## What the exercise asks
Return the full listing, keeping every line exactly as it is.

## Dataset content
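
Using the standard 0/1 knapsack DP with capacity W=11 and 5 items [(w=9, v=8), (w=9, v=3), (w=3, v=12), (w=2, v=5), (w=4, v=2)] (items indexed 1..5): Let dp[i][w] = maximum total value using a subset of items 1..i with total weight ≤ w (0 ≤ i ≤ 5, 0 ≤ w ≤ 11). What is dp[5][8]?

17

i\w   0   1   2   3   4   5   6   7   8   9  10  11
  0   0   0   0   0   0   0   0   0   0   0   0   0
  1   0   0   0   0   0   0   0   0   0   8   8   8
  2   0   0   0   0   0   0   0   0   0   8   8   8
  3   0   0   0  12  12  12  12  12  12  12  12  12
  4   0   0   5  12  12  17  17  17  17  17  17  17
  5   0   0   5  12  12  17  17  17  17  19  19  19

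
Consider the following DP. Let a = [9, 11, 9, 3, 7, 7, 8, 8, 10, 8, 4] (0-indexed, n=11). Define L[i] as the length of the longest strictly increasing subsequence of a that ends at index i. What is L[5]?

   i    0    1    2    3    4    5    6    7    8    9   10
a[i]    9   11    9    3    7    7    8    8   10    8    4
L[i]    1    2    1    1    2    2    3    3    4    3    2

2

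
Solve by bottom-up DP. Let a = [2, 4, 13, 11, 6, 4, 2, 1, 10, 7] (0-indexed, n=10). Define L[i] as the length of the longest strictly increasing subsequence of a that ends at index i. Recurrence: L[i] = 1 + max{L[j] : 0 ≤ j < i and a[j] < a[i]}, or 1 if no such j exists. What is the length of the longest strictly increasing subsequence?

   i    0    1    2    3    4    5    6    7    8    9
a[i]    2    4   13   11    6    4    2    1   10    7
L[i]    1    2    3    3    3    2    1    1    4    4

4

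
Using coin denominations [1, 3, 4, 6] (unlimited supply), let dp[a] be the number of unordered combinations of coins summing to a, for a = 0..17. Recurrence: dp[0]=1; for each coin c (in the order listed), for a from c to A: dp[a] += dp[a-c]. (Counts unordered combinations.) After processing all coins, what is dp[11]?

12

after  coin     0     1     2     3     4     5     6     7     8     9    10    11    12    13    14    15    16    17
          1     1     1     1     1     1     1     1     1     1     1     1     1     1     1     1     1     1     1
          3     1     1     1     2     2     2     3     3     3     4     4     4     5     5     5     6     6     6
          4     1     1     1     2     3     3     4     5     6     7     8     9    11    12    13    15    17    18
          6     1     1     1     2     3     3     5     6     7     9    11    12    16    18    20    24    28    30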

## Answer to the problem
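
Using the standard 0/1 knapsack DP with capacity W=11 and 5 items [(w=9, v=8), (w=9, v=3), (w=3, v=12), (w=2, v=5), (w=4, v=2)] (items indexed 1..5): Let dp[i][w] = maximum total value using a subset of items 1..i with total weight ≤ w (0 ≤ i ≤ 5, 0 ≤ w ≤ 11). What is dp[5][8]?

17

i\w   0   1   2   3   4   5   6   7   8   9  10  11
  0   0   0   0   0   0   0   0   0   0   0   0   0
  1   0   0   0   0   0   0   0   0   0   8   8   8
  2   0   0   0   0   0   0   0   0   0   8   8   8
  3   0   0   0  12  12  12  12  12  12  12  12  12
  4   0   0   5  12  12  17  17  17  17  17  17  17
  5   0   0   5  12  12  17  17  17  17  19  19  19

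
Consider the following DP. Let a = [9, 11, 9, 3, 7, 7, 8, 8, 10, 8, 4] (0-indexed, n=11). Define L[i] as the length of the longest strictly increasing subsequence of a that ends at index i. What is L[5]?

   i    0    1    2    3    4    5    6    7    8    9   10
a[i]    9   11    9    3    7    7    8    8   10    8    4
L[i]    1    2    1    1    2    2    3    3    4    3    2

2

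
Solve by bottom-up DP. Let a = [2, 4, 13, 11, 6, 4, 2, 1, 10, 7] (0-indexed, n=10). Define L[i] as the length of the longest strictly increasing subsequence of a that ends at index i. Recurrence: L[i] = 1 + max{L[j] : 0 ≤ j < i and a[j] < a[i]}, or 1 if no such j exists. What is the length of the longest strictly increasing subsequence?

   i    0    1    2    3    4    5    6    7    8    9
a[i]    2    4   13   11    6    4    2    1   10    7
L[i]    1    2    3    3    3    2    1    1    4    4

4

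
Using coin denominations [1, 3, 4, 6] (unlimited supply), let dp[a] be the number of unordered combinations of coins summing to a, for a = 0..17. Recurrence: dp[0]=1; for each coin c (in the order listed), for a from c to A: dp[a] += dp[a-c]. (Counts unordered combinations.) After processing all coins, what is dp[11]?

12

after  coin     0     1     2     3     4     5     6     7     8     9    10    11    12    13    14    15    16    17
          1     1     1     1     1     1     1     1     1     1     1     1     1     1     1     1     1     1     1
          3     1     1     1     2     2     2     3     3     3     4     4     4     5     5     5     6     6     6
          4     1     1     1     2     3     3     4     5     6     7     8     9    11    12    13    15    17    18
          6     1     1     1     2     3     3     5     6     7     9    11    12    16    18    20    24    28    30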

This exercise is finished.